Required action
Transcribe, exactly as they appear, only the lines from the one holding "Activity intensity = 4.7" through the end of the entries below.

═════ Records to process

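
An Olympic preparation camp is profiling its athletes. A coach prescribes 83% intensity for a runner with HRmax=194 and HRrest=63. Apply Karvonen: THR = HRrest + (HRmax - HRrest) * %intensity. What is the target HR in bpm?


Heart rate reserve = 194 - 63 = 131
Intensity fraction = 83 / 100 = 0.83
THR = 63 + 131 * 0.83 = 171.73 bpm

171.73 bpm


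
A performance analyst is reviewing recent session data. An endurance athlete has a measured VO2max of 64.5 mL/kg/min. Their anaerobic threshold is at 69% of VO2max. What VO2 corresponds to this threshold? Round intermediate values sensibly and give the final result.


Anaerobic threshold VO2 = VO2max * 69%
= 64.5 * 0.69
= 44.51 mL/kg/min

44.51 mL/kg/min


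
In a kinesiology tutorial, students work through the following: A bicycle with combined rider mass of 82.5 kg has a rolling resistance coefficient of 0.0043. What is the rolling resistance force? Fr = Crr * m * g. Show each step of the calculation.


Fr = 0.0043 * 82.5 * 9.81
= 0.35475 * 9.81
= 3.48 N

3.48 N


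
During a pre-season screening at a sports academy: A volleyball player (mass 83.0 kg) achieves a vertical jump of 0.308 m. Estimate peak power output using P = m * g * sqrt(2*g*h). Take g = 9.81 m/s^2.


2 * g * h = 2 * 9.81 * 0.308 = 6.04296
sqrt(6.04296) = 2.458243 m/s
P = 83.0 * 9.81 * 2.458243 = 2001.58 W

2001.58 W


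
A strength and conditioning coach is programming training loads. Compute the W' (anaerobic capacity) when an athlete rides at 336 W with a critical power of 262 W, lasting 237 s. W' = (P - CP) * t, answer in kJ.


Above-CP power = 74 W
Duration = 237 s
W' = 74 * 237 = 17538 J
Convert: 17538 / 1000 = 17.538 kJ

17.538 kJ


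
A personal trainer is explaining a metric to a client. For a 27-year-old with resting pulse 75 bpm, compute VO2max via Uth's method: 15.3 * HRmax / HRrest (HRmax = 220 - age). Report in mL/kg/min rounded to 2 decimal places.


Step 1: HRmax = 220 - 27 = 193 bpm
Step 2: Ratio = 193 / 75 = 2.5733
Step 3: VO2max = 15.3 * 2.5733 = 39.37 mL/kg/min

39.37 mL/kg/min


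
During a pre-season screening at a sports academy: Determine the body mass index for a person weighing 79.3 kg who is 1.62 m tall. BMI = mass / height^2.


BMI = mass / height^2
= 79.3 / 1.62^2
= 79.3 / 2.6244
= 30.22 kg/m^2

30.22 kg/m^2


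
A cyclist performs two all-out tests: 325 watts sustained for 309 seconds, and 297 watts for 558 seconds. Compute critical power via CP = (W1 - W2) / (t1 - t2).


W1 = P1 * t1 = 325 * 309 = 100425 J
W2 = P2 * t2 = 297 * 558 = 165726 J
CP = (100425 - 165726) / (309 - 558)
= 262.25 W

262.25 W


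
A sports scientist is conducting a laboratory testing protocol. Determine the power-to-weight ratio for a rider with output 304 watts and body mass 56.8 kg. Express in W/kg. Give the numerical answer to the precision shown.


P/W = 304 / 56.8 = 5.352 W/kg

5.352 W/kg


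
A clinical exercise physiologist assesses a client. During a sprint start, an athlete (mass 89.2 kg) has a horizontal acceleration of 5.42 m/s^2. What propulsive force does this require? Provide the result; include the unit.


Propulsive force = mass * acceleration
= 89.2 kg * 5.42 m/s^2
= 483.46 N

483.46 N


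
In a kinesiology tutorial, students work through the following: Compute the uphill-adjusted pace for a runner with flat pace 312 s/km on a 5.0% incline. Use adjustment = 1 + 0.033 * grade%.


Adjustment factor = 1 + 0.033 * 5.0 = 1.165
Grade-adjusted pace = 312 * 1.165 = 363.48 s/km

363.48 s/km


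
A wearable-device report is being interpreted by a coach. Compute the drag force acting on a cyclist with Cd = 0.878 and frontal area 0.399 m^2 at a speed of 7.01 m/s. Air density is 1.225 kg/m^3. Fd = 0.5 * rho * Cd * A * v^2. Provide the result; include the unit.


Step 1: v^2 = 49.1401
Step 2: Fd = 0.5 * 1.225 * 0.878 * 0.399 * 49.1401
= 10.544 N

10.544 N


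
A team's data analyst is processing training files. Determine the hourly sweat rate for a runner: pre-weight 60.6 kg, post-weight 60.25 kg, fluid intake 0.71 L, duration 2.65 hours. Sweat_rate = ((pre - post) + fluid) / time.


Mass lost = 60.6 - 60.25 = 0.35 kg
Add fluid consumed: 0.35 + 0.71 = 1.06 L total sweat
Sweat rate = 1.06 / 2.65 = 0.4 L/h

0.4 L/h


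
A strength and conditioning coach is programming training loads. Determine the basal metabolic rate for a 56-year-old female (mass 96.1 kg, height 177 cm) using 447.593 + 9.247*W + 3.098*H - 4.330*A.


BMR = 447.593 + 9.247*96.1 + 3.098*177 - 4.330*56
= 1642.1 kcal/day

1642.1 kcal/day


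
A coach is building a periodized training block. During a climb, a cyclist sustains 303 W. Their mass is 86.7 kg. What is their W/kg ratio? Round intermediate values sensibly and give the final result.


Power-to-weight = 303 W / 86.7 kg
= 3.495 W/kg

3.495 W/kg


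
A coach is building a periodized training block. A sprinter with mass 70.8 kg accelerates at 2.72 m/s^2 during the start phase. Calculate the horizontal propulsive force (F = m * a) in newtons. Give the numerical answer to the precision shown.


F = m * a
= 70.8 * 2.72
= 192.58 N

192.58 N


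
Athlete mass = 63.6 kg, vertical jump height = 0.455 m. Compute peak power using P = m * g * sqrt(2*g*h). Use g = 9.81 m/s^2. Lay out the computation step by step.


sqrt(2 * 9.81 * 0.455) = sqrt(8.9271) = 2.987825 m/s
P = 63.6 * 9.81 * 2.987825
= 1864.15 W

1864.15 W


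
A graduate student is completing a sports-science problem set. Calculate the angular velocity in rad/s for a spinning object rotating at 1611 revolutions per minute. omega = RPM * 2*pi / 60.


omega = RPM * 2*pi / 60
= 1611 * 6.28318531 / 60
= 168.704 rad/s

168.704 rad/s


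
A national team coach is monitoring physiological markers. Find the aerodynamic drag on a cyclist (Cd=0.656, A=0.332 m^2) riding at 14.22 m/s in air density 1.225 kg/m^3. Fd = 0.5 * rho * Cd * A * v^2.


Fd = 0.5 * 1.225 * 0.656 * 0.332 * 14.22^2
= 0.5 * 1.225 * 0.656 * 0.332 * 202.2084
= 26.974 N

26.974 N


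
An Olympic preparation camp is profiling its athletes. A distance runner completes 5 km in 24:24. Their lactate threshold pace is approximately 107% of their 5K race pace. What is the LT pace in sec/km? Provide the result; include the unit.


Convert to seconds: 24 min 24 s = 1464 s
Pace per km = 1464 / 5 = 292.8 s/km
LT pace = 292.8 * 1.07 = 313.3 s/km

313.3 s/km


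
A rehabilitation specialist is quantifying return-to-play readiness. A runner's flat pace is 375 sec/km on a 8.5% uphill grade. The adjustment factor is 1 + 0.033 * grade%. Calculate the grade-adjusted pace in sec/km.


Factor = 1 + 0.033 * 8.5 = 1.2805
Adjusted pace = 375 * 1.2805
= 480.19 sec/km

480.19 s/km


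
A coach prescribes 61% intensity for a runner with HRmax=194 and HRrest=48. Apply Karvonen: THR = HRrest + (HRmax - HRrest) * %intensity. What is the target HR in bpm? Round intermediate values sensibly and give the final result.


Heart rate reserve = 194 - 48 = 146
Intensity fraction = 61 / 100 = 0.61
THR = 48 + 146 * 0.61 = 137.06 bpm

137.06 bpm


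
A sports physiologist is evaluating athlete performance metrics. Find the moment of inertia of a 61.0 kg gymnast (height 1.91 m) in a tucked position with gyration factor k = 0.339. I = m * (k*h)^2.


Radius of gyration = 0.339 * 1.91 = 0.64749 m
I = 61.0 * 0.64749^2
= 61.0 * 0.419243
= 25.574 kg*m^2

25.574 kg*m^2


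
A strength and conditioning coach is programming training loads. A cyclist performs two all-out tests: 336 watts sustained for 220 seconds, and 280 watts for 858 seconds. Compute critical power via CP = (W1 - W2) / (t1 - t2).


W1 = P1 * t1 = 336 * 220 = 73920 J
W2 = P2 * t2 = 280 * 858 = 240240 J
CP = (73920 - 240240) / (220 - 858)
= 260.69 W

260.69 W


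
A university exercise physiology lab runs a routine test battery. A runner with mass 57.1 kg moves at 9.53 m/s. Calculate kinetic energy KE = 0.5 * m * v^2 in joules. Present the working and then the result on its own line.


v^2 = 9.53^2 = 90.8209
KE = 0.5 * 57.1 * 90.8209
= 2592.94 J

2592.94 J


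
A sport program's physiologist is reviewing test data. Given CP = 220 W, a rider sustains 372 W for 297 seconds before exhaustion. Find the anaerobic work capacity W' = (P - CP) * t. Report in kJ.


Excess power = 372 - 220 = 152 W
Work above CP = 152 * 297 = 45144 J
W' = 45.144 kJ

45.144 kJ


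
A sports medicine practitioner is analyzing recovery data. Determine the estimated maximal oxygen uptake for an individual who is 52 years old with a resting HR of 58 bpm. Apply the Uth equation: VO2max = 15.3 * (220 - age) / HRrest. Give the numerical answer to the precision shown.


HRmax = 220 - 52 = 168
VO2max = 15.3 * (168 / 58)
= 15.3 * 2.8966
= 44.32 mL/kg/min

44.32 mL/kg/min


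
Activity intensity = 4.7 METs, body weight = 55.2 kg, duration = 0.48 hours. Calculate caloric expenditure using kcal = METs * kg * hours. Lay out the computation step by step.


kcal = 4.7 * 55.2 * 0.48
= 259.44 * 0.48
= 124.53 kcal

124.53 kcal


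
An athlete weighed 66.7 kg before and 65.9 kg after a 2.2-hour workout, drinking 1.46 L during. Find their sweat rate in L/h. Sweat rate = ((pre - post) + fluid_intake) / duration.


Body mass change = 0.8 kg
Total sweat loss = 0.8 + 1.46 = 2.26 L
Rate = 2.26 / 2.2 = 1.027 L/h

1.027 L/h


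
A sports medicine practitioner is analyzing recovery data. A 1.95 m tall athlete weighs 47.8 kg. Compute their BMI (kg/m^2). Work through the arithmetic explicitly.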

══════════

Answer space
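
Activity intensity = 4.7 METs, body weight = 55.2 kg, duration = 0.48 hours. Calculate caloric expenditure using kcal = METs * kg * hours. Lay out the computation step by step.


kcal = 4.7 * 55.2 * 0.48
= 259.44 * 0.48
= 124.53 kcal

124.53 kcal


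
An athlete weighed 66.7 kg before and 65.9 kg after a 2.2-hour workout, drinking 1.46 L during. Find their sweat rate in L/h. Sweat rate = ((pre - post) + fluid_intake) / duration.


Body mass change = 0.8 kg
Total sweat loss = 0.8 + 1.46 = 2.26 L
Rate = 2.26 / 2.2 = 1.027 L/h

1.027 L/h


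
A sports medicine practitioner is analyzing recovery data. A 1.95 m tall athlete weighs 47.8 kg. Compute their BMI (kg/m^2). Work through the arithmetic explicitly.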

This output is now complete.